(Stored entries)

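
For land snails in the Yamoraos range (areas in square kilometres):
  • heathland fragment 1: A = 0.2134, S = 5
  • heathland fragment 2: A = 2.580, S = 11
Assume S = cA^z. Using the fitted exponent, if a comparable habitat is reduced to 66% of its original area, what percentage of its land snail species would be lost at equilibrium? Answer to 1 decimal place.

z = ln(11/5) / ln(2.58/0.2134) = 0.7885 / 2.4924 = 0.3163
S_new/S_old = (A_new/A_old)^z = 0.66^0.3163 = exp(0.3163 × -0.4155) = 0.8768
Fraction lost = 1 − 0.8768 = 0.1232

12.3%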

* [Exercise objective]:
All of the data is to be transcribed exactly as written.

* [Response to the task]:
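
For land snails in the Yamoraos range (areas in square kilometres):
  • heathland fragment 1: A = 0.2134, S = 5
  • heathland fragment 2: A = 2.580, S = 11
Assume S = cA^z. Using the fitted exponent, if a comparable habitat is reduced to 66% of its original area, what percentage of its land snail species would be lost at equilibrium? Answer to 1 decimal place.

z = ln(11/5) / ln(2.58/0.2134) = 0.7885 / 2.4924 = 0.3163
S_new/S_old = (A_new/A_old)^z = 0.66^0.3163 = exp(0.3163 × -0.4155) = 0.8768
Fraction lost = 1 − 0.8768 = 0.1232

12.3%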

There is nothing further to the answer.